What needs to be done.
Set down exactly the lines below between the line holding "Distance(T, D) = 22" and the line holding "E = (36.813, 11.607), Q", inclusive; no other line belongs in the answer.

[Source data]
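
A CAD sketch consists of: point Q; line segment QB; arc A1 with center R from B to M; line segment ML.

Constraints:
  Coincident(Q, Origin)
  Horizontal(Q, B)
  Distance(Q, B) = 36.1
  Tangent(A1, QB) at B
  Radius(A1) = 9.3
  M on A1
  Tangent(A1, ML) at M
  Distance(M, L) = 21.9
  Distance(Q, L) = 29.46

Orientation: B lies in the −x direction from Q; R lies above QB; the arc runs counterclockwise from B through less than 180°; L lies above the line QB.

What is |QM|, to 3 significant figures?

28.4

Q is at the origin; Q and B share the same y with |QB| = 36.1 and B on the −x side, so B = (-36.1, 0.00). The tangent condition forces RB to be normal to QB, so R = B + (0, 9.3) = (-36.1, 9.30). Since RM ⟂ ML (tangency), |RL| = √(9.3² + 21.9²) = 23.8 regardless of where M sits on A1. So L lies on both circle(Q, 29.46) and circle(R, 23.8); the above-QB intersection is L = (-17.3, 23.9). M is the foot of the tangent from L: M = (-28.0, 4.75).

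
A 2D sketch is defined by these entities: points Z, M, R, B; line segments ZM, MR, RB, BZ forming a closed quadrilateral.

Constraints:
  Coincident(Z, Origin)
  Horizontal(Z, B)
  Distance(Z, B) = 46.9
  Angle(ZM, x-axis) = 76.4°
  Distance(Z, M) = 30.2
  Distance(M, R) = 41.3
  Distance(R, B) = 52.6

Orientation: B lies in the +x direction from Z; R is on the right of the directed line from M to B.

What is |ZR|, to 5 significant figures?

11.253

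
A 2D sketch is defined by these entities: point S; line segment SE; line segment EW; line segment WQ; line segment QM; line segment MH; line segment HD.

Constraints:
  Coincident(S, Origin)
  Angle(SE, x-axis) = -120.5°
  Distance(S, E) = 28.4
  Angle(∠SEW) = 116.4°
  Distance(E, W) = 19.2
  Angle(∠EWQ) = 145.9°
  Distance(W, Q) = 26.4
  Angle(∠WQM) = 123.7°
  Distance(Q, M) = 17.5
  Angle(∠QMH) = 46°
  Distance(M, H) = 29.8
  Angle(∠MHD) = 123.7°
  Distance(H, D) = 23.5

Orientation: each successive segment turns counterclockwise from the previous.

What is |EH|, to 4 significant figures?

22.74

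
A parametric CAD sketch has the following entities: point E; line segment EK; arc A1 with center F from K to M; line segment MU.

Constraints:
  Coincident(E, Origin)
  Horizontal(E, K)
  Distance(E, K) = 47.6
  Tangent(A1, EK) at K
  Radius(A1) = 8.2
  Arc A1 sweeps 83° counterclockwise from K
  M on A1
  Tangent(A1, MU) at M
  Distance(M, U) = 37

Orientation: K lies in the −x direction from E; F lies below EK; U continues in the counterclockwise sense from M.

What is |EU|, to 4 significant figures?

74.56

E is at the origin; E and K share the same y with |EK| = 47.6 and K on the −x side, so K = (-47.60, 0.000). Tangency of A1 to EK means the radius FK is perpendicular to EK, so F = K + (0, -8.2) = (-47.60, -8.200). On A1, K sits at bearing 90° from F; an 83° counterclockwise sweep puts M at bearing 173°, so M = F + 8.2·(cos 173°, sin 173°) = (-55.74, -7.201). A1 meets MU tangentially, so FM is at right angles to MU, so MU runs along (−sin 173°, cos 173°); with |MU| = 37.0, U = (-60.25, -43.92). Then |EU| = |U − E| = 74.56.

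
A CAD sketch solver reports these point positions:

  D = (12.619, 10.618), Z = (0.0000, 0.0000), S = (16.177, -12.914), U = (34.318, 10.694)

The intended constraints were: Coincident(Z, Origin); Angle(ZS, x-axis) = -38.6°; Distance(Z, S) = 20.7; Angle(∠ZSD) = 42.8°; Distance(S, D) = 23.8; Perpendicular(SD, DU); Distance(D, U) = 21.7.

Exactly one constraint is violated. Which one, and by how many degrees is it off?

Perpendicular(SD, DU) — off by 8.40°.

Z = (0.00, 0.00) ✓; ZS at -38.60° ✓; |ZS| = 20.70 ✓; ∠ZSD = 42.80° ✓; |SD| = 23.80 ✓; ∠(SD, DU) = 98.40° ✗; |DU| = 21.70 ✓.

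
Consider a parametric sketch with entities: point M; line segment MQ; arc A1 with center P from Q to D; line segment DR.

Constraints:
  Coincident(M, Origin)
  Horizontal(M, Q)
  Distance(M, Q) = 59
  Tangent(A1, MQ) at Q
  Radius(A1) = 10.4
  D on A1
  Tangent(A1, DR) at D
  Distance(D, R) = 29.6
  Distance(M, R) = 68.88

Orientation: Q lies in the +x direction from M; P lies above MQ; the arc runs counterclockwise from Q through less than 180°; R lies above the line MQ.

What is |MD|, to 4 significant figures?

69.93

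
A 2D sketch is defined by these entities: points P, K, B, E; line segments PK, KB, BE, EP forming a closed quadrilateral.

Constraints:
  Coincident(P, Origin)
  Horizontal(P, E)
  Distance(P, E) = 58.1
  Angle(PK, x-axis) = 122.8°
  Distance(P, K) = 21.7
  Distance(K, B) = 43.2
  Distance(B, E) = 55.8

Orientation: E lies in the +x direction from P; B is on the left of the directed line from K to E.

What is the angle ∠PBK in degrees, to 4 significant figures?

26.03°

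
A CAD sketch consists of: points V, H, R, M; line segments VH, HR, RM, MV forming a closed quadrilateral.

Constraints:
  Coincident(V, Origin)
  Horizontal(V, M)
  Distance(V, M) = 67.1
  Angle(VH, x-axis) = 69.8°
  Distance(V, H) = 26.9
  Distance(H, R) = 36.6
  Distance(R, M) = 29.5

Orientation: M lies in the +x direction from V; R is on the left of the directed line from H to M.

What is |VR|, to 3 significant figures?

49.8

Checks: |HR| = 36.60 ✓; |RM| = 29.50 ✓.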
* * *
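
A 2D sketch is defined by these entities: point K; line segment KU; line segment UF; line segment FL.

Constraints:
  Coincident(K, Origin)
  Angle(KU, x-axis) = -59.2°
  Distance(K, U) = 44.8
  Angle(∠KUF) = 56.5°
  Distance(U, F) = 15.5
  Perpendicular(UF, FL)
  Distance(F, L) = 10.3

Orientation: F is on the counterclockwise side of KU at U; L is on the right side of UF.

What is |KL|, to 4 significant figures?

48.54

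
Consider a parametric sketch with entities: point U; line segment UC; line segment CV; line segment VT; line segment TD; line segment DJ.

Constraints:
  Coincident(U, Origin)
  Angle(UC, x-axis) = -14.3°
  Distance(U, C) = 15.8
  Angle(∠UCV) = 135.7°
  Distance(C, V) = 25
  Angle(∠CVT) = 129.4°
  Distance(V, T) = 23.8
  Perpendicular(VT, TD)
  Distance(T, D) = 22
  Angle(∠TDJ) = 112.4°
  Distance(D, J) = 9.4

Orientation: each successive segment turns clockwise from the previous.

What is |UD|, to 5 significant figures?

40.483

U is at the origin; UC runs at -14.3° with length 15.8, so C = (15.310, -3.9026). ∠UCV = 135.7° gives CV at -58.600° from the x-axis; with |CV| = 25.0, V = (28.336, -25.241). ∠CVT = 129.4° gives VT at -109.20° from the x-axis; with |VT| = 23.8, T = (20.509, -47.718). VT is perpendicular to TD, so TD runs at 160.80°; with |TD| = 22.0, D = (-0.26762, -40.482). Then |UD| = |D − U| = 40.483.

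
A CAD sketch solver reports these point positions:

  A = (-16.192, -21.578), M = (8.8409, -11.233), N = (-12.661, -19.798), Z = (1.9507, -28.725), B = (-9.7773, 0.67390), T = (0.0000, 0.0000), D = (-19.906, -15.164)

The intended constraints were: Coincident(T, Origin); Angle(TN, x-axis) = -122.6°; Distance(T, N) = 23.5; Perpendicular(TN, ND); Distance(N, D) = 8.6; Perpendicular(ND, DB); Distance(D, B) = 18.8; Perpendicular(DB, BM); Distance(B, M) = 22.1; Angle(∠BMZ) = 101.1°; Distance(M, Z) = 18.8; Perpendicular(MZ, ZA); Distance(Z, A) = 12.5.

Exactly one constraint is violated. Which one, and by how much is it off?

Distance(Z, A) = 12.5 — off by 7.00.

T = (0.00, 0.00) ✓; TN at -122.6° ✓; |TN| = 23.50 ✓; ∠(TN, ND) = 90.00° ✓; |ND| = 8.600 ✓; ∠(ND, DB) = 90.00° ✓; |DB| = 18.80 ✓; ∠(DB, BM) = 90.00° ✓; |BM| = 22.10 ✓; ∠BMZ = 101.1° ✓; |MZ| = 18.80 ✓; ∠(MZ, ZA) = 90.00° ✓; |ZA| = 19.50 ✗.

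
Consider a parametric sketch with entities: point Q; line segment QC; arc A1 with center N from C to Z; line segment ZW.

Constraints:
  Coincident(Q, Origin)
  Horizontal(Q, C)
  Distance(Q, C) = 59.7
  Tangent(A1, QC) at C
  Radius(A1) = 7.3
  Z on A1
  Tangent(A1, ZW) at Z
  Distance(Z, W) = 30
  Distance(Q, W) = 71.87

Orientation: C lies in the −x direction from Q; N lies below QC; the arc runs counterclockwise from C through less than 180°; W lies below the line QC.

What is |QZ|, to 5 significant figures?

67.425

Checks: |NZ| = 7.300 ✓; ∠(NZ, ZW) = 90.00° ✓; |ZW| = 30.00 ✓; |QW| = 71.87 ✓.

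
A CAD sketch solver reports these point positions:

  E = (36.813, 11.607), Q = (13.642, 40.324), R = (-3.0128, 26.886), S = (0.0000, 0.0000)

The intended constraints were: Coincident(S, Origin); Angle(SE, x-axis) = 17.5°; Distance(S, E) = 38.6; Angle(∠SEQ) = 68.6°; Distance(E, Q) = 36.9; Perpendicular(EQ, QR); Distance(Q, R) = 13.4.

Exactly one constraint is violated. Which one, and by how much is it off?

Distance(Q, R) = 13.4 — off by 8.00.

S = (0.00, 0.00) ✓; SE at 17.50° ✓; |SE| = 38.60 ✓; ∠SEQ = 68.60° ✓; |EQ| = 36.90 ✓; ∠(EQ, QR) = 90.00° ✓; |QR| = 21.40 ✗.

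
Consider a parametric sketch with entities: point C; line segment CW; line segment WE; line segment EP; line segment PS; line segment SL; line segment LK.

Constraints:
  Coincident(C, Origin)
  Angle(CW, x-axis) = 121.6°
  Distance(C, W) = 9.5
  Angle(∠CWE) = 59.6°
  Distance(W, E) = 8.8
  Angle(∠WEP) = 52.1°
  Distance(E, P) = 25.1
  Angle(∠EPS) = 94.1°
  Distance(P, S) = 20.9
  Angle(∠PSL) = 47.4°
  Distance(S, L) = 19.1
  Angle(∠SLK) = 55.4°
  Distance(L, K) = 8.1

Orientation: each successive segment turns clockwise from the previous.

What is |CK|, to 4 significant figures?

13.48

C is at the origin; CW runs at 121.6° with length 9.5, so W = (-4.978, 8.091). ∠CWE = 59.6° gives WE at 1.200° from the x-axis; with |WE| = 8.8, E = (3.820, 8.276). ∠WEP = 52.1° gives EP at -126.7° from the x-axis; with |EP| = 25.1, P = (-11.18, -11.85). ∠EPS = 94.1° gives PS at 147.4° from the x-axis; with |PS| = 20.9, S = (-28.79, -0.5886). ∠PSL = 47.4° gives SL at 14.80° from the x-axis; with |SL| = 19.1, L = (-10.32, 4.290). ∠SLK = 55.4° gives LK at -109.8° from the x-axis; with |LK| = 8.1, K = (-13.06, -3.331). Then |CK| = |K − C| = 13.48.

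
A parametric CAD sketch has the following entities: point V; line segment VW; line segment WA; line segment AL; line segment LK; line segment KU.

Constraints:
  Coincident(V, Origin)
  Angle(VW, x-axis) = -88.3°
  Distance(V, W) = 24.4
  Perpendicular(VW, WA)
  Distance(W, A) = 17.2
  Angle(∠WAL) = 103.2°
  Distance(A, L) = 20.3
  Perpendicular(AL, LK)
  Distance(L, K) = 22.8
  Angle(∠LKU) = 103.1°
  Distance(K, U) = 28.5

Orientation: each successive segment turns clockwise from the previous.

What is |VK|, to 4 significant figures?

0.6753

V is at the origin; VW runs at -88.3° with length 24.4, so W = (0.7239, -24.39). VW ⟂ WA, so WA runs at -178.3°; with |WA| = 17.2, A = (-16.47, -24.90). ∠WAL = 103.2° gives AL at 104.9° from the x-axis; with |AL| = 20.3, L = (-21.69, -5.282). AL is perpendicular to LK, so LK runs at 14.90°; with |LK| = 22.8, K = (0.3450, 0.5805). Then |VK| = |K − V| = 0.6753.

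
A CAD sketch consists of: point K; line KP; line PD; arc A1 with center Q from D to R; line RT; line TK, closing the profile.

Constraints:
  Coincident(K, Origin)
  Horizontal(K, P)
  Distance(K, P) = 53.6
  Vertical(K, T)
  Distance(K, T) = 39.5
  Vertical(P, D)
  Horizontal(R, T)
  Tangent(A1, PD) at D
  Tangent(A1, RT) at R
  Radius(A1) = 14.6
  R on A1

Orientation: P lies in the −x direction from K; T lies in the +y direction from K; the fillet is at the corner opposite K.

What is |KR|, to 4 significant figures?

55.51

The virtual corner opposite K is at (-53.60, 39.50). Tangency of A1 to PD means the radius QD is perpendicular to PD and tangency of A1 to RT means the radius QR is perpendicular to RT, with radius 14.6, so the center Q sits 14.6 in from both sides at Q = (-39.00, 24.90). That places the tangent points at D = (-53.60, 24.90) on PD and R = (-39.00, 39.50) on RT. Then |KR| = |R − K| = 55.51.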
* * *
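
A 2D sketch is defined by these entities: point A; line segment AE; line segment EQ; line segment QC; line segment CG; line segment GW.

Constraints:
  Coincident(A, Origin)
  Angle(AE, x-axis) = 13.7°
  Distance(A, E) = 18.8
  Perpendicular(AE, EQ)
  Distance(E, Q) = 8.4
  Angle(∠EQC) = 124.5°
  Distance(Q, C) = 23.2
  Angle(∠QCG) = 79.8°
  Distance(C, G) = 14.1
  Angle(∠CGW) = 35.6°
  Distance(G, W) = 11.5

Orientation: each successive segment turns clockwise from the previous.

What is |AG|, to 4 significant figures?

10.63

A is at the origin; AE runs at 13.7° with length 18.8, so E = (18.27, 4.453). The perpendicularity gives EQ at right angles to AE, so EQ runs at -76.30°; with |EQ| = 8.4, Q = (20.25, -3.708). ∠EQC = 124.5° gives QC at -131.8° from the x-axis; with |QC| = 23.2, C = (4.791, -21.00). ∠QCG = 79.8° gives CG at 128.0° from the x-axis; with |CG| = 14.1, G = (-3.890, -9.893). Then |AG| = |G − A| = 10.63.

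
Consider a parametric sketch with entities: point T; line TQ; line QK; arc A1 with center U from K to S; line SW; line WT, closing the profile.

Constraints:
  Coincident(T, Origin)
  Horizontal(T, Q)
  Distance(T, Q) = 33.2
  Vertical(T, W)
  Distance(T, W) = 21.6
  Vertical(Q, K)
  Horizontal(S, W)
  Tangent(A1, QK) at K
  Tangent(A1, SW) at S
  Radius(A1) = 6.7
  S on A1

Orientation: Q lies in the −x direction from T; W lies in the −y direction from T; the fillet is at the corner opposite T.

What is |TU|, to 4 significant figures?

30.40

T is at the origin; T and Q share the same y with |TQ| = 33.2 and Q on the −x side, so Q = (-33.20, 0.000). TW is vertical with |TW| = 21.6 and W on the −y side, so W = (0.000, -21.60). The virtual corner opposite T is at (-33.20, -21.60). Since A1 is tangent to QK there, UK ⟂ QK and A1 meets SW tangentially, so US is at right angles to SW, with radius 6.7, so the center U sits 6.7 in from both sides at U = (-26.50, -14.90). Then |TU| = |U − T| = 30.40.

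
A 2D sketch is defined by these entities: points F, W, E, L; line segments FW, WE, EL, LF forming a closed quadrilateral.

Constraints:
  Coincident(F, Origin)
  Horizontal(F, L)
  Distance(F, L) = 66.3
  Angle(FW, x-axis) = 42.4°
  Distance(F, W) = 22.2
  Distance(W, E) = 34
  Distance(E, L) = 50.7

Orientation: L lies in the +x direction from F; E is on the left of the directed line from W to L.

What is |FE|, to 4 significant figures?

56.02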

Response to the task.
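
  Distance(T, D) = 22
  Angle(∠TDJ) = 112.4°
  Distance(D, J) = 9.4

Orientation: each successive segment turns clockwise from the previous.

What is |UD|, to 5 significant figures?

40.483

U is at the origin; UC runs at -14.3° with length 15.8, so C = (15.310, -3.9026). ∠UCV = 135.7° gives CV at -58.600° from the x-axis; with |CV| = 25.0, V = (28.336, -25.241). ∠CVT = 129.4° gives VT at -109.20° from the x-axis; with |VT| = 23.8, T = (20.509, -47.718). VT is perpendicular to TD, so TD runs at 160.80°; with |TD| = 22.0, D = (-0.26762, -40.482). Then |UD| = |D − U| = 40.483.

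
A CAD sketch solver reports these point positions:

  A = (-16.192, -21.578), M = (8.8409, -11.233), N = (-12.661, -19.798), Z = (1.9507, -28.725), B = (-9.7773, 0.67390), T = (0.0000, 0.0000), D = (-19.906, -15.164)

The intended constraints were: Coincident(T, Origin); Angle(TN, x-axis) = -122.6°; Distance(T, N) = 23.5; Perpendicular(TN, ND); Distance(N, D) = 8.6; Perpendicular(ND, DB); Distance(D, B) = 18.8; Perpendicular(DB, BM); Distance(B, M) = 22.1; Angle(∠BMZ) = 101.1°; Distance(M, Z) = 18.8; Perpendicular(MZ, ZA); Distance(Z, A) = 12.5.

Exactly one constraint is violated. Which one, and by how much is it off?

Distance(Z, A) = 12.5 — off by 7.00.

T = (0.00, 0.00) ✓; TN at -122.6° ✓; |TN| = 23.50 ✓; ∠(TN, ND) = 90.00° ✓; |ND| = 8.600 ✓; ∠(ND, DB) = 90.00° ✓; |DB| = 18.80 ✓; ∠(DB, BM) = 90.00° ✓; |BM| = 22.10 ✓; ∠BMZ = 101.1° ✓; |MZ| = 18.80 ✓; ∠(MZ, ZA) = 90.00° ✓; |ZA| = 19.50 ✗.

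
Consider a parametric sketch with entities: point Q; line segment QC; arc A1 with center N from C to Z; line segment ZW.

Constraints:
  Coincident(Q, Origin)
  Horizontal(Q, C)
  Distance(Q, C) = 59.7
  Tangent(A1, QC) at C
  Radius(A1) = 7.3
  Z on A1
  Tangent(A1, ZW) at Z
  Distance(Z, W) = 30
  Distance(Q, W) = 71.87

Orientation: C lies in the −x direction from Q; N lies below QC; the arc runs counterclockwise from C through less than 180°; W lies below the line QC.

What is |QZ|, to 5 significant figures?

67.425

Checks: |NZ| = 7.300 ✓; ∠(NZ, ZW) = 90.00° ✓; |ZW| = 30.00 ✓; |QW| = 71.87 ✓.

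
A CAD sketch solver reports these point positions:

  E = (36.813, 11.607), Q = (13.642, 40.324), R = (-3.0128, 26.886), S = (0.0000, 0.0000)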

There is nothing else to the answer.